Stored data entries
----------------------------------------
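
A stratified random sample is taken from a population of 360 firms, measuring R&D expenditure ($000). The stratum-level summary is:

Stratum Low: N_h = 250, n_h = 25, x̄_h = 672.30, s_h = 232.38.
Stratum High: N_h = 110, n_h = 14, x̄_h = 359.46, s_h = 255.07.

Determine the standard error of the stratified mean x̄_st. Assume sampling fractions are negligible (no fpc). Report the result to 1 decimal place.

SE(x̄_st) ≈ 38.4

V̂(x̄_st) = Σ W_h² s_h²/n_h, with W_h = N_h/N and N = 360:
  stratum Low: (250/360)²·232.38²/25 = 1041.68
  stratum High: (110/360)²·255.07²/14 = 433.881
V̂(x̄_st) = 1475.56
SE(x̄_st) = √1475.56 = 38.413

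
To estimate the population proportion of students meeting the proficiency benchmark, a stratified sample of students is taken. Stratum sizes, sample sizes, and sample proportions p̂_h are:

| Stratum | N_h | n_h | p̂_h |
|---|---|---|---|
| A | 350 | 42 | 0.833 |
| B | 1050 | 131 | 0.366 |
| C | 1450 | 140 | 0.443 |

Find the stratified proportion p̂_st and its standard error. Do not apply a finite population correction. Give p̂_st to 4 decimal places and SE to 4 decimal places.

N = 2850; stratum weights W_h = N_h/N.
p̂_st = Σ W_h p̂_h = (350·0.833 + 1050·0.366 + 1450·0.443)/2850 = 0.46253
V̂(p̂_st) = Σ W_h² p̂_h(1−p̂_h)/(n_h−1):
  stratum A: (350/2850)²·0.833·0.167/41 = 5.1171e-05
  stratum B: (1050/2850)²·0.366·0.634/130 = 0.000242279
  stratum C: (1450/2850)²·0.443·0.557/139 = 0.000459505
V̂(p̂_st) = 0.000752955; SE = √V̂ = 0.02744

p̂_st ≈ 0.4625, SE ≈ 0.0274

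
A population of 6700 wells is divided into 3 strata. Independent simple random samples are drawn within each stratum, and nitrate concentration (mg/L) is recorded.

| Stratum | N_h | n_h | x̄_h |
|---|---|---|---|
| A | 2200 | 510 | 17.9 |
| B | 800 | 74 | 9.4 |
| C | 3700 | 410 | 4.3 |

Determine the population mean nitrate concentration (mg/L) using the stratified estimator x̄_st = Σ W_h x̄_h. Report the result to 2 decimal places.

N = Σ N_h = 6700. Stratum weights W_h = N_h/N.
x̄_st = (2200·17.9 + 800·9.4 + 3700·4.3) / 6700 = 9.3746

x̄_st ≈ 9.37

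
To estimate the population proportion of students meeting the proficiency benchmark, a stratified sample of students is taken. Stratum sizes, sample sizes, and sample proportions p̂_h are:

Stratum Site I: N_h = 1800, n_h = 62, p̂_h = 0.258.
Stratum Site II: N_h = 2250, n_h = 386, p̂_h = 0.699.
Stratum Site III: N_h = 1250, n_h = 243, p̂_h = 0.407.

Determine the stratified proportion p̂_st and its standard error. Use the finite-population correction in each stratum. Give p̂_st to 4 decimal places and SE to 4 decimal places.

p̂_st ≈ 0.4804, SE ≈ 0.0218

N = 5300; stratum weights W_h = N_h/N.
p̂_st = Σ W_h p̂_h = (1800·0.258 + 2250·0.699 + 1250·0.407)/5300 = 0.48036
V̂(p̂_st) = Σ W_h² (1 − n_h/N_h) p̂_h(1−p̂_h)/(n_h−1):
  stratum Site I: (1800/5300)²·(1 − 62/1800)·0.258·0.742/61 = 0.000349514
  stratum Site II: (2250/5300)²·(1 − 386/2250)·0.699·0.301/385 = 8.15943e-05
  stratum Site III: (1250/5300)²·(1 − 243/1250)·0.407·0.593/242 = 4.46911e-05
V̂(p̂_st) = 0.000475799; SE = √V̂ = 0.0218128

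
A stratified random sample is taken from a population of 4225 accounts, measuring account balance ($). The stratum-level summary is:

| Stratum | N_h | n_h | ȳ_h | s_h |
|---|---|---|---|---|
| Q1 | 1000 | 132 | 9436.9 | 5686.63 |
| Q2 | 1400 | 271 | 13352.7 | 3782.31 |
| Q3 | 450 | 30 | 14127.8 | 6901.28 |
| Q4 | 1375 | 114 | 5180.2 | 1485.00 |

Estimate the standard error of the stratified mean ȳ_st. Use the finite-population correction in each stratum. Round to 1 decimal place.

SE(ȳ_st) ≈ 187.8

V̂(ȳ_st) = Σ W_h² (1 − n_h/N_h) s_h²/n_h, with W_h = N_h/N and N = 4225:
  stratum Q1: (1000/4225)²·(1 − 132/1000)·5686.63²/132 = 11912.5
  stratum Q2: (1400/4225)²·(1 − 271/1400)·3782.31²/271 = 4674.27
  stratum Q3: (450/4225)²·(1 − 30/450)·6901.28²/30 = 16809.2
  stratum Q4: (1375/4225)²·(1 − 114/1375)·1485.00²/114 = 1878.94
V̂(ȳ_st) = 35274.9
SE(ȳ_st) = √35274.9 = 187.816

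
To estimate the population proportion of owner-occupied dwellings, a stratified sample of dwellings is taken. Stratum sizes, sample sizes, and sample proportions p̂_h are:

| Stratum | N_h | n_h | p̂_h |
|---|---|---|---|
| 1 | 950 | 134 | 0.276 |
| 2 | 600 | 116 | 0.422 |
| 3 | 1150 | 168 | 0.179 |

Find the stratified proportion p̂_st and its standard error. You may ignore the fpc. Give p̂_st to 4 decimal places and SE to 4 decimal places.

p̂_st ≈ 0.2671, SE ≈ 0.0212

N = 2700; stratum weights W_h = N_h/N.
p̂_st = Σ W_h p̂_h = (950·0.276 + 600·0.422 + 1150·0.179)/2700 = 0.26713
V̂(p̂_st) = Σ W_h² p̂_h(1−p̂_h)/(n_h−1):
  stratum 1: (950/2700)²·0.276·0.724/133 = 0.000186001
  stratum 2: (600/2700)²·0.422·0.578/115 = 0.000104741
  stratum 3: (1150/2700)²·0.179·0.821/167 = 0.000159642
V̂(p̂_st) = 0.000450385; SE = √V̂ = 0.0212223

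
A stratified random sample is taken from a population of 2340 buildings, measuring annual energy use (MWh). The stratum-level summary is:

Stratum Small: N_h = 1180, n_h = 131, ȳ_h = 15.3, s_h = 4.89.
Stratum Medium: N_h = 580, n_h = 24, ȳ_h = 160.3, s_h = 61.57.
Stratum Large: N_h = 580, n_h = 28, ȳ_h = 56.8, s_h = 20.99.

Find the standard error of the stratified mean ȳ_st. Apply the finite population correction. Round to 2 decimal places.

SE(ȳ_st) ≈ 3.20

V̂(ȳ_st) = Σ W_h² (1 − n_h/N_h) s_h²/n_h, with W_h = N_h/N and N = 2340:
  stratum Small: (1180/2340)²·(1 − 131/1180)·4.89²/131 = 0.0412641
  stratum Medium: (580/2340)²·(1 − 24/580)·61.57²/24 = 9.30247
  stratum Large: (580/2340)²·(1 − 28/580)·20.99²/28 = 0.92003
V̂(ȳ_st) = 10.2638
SE(ȳ_st) = √10.2638 = 3.20371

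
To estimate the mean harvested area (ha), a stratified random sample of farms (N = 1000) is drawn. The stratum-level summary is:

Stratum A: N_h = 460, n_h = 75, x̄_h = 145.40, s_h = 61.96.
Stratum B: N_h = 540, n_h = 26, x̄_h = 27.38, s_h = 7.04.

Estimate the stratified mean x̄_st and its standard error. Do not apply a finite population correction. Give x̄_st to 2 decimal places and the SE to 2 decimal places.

x̄_st = Σ W_h x̄_h = (460·145.40 + 540·27.38)/1000 = 81.66920
V̂(x̄_st) = Σ W_h² s_h²/n_h, with W_h = N_h/N and N = 1000:
  stratum A: (460/1000)²·61.96²/75 = 10.8312
  stratum B: (540/1000)²·7.04²/26 = 0.555852
V̂(x̄_st) = 11.3871
SE(x̄_st) = √11.3871 = 3.37447

x̄_st ≈ 81.67, SE ≈ 3.37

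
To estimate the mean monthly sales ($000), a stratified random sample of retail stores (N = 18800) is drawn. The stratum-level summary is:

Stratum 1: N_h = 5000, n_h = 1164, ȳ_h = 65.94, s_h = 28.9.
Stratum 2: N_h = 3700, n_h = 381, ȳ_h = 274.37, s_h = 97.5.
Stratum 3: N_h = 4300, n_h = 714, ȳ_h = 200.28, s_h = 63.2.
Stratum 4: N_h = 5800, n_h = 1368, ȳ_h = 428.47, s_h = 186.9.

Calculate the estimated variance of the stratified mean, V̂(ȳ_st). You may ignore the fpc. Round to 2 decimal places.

V̂(ȳ_st) = Σ W_h² s_h²/n_h, with W_h = N_h/N and N = 18800:
  stratum 1: (5000/18800)²·28.9²/1164 = 0.0507536
  stratum 2: (3700/18800)²·97.5²/381 = 0.966434
  stratum 3: (4300/18800)²·63.2²/714 = 0.292656
  stratum 4: (5800/18800)²·186.9²/1368 = 2.43037
V̂(ȳ_st) = 3.74022

V̂(ȳ_st) ≈ 3.74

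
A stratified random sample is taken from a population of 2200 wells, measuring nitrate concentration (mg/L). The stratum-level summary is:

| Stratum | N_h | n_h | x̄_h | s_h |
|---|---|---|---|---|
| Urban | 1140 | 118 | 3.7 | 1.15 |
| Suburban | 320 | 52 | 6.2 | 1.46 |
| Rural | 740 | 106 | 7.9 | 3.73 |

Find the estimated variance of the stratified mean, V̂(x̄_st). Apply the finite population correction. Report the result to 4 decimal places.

V̂(x̄_st) ≈ 0.0161

V̂(x̄_st) = Σ W_h² (1 − n_h/N_h) s_h²/n_h, with W_h = N_h/N and N = 2200:
  stratum Urban: (1140/2200)²·(1 − 118/1140)·1.15²/118 = 0.00269789
  stratum Suburban: (320/2200)²·(1 − 52/320)·1.46²/52 = 0.000726343
  stratum Rural: (740/2200)²·(1 − 106/740)·3.73²/106 = 0.0127229
V̂(x̄_st) = 0.0161472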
----------------------------------------
» EXERCISE BRIEF
Search the data for the string "from" and copy every line where it appears.

» OUTPUT OF THE EXERCISE
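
A stratified random sample is taken from a population of 360 firms, measuring R&D expenditure ($000). The stratum-level summary is:
A stratified random sample is taken from a population of 4225 accounts, measuring account balance ($). The stratum-level summary is:
A stratified random sample is taken from a population of 2340 buildings, measuring annual energy use (MWh). The stratum-level summary is:
A stratified random sample is taken from a population of 2200 wells, measuring nitrate concentration (mg/L). The stratum-level summary is: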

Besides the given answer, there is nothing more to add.